» **Record extracts**
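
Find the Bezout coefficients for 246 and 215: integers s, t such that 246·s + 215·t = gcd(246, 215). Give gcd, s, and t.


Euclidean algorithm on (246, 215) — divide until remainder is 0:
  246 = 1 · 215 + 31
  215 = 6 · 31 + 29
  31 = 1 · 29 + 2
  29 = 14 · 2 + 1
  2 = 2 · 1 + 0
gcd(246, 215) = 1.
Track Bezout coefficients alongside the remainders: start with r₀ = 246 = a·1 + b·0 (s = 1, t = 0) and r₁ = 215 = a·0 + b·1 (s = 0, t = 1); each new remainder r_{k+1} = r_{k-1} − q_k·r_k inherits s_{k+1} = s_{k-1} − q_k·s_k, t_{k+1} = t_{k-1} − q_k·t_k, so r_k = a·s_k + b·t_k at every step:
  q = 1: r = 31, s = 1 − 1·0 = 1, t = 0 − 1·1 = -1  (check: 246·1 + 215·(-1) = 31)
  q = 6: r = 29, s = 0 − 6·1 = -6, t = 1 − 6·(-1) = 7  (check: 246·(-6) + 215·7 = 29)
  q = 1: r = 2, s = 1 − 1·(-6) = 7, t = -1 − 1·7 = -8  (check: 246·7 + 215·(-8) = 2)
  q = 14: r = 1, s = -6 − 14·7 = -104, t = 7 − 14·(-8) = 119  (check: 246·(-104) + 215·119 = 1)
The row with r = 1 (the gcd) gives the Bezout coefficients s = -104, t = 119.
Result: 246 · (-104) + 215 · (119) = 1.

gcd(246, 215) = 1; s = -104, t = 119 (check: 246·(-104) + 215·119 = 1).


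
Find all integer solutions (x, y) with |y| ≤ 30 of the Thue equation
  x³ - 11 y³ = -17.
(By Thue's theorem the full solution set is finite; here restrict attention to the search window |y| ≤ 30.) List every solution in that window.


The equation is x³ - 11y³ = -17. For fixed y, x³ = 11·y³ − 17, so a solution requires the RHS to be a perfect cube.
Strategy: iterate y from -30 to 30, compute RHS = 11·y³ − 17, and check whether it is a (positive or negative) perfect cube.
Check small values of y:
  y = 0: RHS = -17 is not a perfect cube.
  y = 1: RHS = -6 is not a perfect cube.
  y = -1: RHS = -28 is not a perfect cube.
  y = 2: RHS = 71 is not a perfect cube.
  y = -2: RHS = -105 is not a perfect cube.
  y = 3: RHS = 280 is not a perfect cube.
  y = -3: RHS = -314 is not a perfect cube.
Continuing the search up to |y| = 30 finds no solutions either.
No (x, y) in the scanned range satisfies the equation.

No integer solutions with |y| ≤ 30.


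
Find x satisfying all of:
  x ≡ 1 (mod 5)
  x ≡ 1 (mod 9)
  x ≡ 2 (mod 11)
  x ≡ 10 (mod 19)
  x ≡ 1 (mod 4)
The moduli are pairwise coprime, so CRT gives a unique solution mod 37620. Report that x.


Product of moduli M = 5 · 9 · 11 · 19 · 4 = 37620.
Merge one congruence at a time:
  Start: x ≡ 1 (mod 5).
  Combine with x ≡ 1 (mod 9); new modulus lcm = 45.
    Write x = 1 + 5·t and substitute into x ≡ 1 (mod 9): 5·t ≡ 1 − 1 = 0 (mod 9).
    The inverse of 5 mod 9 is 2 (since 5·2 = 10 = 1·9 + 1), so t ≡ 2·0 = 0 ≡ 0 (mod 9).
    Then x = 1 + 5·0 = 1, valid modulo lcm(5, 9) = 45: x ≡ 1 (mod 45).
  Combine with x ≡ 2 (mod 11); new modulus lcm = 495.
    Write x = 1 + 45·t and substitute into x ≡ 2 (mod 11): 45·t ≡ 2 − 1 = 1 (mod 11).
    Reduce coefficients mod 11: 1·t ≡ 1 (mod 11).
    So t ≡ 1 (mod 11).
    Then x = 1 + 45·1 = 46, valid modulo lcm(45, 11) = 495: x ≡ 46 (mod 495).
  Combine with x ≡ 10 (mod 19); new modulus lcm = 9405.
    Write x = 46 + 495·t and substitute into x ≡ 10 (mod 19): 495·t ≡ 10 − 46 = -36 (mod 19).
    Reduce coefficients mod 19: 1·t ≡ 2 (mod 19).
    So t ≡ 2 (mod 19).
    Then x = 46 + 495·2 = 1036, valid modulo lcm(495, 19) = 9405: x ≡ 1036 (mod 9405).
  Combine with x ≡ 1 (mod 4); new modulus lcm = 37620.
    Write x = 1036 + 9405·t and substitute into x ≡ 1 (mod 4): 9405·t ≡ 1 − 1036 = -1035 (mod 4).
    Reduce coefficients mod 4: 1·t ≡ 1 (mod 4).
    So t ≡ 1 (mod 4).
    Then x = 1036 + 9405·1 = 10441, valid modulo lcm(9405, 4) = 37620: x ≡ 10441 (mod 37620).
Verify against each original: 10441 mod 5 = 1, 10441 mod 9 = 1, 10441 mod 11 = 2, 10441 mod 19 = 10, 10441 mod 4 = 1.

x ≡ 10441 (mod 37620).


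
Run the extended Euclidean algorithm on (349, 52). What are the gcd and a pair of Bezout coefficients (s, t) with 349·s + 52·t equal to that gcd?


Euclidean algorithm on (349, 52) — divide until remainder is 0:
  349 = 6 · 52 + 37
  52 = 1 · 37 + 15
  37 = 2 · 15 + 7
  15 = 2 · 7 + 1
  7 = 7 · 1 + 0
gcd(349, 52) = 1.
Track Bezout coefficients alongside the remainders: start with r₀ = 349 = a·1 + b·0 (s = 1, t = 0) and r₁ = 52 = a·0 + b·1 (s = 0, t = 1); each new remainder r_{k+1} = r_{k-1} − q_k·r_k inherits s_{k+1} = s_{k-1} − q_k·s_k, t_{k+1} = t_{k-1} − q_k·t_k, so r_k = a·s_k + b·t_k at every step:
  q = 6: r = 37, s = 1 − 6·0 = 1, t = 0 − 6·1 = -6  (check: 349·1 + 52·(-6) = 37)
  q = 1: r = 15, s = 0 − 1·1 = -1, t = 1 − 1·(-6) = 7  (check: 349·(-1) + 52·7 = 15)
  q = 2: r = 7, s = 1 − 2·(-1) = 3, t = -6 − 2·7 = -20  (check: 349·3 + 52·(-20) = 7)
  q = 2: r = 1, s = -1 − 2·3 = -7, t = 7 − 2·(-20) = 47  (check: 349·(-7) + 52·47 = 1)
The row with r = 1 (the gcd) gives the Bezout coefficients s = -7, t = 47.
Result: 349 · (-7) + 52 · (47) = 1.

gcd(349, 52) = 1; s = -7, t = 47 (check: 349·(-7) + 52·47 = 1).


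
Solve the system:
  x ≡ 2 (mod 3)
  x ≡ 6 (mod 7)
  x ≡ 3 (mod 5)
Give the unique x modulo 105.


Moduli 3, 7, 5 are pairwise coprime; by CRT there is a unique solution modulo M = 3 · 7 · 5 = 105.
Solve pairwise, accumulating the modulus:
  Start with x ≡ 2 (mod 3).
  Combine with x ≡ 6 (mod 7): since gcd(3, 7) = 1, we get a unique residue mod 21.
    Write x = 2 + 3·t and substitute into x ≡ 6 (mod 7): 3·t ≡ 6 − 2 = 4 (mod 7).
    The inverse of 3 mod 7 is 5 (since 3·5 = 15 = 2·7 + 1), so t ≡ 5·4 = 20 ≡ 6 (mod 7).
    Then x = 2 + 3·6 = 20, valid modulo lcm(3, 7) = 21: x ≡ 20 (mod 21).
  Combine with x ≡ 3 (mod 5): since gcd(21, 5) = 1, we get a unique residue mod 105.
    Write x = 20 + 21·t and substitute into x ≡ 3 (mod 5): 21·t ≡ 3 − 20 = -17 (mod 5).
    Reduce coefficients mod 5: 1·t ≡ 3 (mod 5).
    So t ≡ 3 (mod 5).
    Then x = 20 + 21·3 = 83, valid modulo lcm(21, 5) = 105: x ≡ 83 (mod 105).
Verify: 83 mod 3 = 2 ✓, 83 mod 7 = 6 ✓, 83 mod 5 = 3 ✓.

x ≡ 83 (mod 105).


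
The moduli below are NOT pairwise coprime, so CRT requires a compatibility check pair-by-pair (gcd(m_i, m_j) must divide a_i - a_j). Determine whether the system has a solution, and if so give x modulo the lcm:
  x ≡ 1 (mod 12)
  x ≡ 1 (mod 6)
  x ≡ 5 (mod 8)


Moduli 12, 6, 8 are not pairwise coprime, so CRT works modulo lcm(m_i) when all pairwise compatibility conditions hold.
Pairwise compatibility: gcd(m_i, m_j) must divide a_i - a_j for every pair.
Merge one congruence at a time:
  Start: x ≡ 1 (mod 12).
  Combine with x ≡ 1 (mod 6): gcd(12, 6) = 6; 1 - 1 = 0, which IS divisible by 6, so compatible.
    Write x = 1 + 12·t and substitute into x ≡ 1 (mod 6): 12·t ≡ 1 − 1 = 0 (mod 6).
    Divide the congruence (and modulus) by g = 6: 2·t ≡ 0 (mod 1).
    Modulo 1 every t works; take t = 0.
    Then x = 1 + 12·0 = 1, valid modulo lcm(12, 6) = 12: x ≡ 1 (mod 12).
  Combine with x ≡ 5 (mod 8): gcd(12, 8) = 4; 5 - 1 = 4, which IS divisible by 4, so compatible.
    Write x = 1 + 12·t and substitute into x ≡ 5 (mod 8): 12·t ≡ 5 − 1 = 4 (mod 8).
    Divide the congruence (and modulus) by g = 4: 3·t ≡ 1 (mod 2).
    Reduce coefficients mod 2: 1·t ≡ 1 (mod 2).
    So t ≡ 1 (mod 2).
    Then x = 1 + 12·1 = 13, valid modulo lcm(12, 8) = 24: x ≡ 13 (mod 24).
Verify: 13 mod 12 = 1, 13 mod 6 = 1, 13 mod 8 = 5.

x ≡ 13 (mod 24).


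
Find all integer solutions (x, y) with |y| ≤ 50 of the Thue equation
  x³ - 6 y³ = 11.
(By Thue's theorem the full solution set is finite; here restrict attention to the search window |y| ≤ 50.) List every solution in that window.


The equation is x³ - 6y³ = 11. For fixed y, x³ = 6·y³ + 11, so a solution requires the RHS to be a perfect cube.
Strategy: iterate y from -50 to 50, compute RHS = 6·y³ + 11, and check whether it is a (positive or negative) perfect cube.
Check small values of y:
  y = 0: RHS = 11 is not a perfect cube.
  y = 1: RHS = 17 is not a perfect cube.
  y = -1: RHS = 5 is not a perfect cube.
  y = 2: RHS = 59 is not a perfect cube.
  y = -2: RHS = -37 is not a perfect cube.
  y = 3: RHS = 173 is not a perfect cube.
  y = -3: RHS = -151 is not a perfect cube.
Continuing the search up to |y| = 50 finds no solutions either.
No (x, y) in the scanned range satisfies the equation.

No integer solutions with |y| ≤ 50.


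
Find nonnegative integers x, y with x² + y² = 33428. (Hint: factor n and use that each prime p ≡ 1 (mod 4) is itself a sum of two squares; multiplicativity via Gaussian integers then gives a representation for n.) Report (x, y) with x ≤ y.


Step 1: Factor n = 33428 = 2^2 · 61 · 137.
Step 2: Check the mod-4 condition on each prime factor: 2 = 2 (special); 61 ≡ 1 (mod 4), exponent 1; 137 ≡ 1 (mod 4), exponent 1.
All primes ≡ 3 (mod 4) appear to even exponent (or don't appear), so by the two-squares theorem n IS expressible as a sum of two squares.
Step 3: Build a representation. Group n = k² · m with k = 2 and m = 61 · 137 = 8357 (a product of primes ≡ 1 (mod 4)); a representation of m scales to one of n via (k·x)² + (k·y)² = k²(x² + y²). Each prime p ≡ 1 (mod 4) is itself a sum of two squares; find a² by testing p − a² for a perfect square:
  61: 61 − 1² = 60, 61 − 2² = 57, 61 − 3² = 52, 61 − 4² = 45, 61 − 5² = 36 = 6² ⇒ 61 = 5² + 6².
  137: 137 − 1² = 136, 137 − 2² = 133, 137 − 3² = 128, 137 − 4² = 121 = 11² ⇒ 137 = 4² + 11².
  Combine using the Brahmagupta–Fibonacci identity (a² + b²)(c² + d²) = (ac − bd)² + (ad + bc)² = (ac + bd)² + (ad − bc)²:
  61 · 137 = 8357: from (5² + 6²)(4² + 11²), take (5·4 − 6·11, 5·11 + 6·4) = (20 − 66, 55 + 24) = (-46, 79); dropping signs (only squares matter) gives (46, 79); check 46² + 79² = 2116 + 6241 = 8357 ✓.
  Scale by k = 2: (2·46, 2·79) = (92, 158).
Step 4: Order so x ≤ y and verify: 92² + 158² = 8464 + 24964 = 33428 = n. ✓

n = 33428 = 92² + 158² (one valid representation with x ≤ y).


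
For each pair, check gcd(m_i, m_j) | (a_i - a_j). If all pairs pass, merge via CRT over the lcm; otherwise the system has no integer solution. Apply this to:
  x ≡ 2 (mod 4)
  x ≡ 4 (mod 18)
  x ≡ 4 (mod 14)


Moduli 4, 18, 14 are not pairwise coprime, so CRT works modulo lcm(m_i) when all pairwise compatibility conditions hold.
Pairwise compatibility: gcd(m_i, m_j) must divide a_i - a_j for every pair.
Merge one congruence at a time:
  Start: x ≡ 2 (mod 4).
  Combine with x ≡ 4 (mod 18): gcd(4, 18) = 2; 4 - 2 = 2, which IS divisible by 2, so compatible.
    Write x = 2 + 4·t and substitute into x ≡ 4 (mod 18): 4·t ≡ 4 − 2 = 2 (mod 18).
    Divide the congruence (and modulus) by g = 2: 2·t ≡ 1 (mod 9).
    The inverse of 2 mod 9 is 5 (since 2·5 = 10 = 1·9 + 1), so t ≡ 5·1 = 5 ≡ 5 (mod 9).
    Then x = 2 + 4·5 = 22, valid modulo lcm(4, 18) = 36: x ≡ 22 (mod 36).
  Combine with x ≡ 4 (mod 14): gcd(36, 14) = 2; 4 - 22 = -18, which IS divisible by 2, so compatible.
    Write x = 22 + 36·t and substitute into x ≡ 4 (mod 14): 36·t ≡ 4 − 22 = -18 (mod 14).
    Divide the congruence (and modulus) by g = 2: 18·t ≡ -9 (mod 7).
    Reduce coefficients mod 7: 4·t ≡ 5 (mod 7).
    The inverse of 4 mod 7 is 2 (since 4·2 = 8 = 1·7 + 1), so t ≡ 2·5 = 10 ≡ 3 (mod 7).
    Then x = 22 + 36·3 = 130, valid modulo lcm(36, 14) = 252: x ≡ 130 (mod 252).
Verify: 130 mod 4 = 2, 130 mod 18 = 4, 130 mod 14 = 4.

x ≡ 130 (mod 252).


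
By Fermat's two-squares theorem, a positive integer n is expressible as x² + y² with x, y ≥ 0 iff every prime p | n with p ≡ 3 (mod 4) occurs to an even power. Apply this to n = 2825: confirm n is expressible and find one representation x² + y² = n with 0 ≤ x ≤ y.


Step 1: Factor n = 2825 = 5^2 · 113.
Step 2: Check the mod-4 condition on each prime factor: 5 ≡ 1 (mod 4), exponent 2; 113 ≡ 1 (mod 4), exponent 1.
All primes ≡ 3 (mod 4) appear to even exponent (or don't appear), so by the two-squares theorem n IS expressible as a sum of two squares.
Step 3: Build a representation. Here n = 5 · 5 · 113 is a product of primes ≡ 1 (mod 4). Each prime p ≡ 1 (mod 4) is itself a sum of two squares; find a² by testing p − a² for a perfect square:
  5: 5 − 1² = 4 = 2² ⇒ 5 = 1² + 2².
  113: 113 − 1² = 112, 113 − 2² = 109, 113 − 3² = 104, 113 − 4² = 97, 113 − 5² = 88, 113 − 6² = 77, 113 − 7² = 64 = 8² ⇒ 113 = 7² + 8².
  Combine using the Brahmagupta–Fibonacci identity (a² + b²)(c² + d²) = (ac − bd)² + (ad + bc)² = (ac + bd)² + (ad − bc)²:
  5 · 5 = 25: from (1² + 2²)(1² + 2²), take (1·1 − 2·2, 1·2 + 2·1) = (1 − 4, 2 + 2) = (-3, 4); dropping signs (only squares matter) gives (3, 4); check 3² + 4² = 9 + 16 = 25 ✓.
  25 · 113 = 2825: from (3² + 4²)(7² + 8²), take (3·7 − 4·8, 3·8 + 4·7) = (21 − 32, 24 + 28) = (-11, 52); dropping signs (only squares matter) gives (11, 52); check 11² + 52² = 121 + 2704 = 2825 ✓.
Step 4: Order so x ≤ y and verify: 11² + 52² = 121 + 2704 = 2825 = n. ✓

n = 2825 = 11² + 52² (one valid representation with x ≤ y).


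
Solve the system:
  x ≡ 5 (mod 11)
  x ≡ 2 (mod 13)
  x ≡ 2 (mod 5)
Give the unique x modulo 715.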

» **Exercise aim**
From the records above, show each line that contains the word "system".

» **Solution to the problem**
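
Solve the system:
The moduli below are NOT pairwise coprime, so CRT requires a compatibility check pair-by-pair (gcd(m_i, m_j) must divide a_i - a_j). Determine whether the system has a solution, and if so give x modulo the lcm:
For each pair, check gcd(m_i, m_j) | (a_i - a_j). If all pairs pass, merge via CRT over the lcm; otherwise the system has no integer solution. Apply this to:
Solve the system: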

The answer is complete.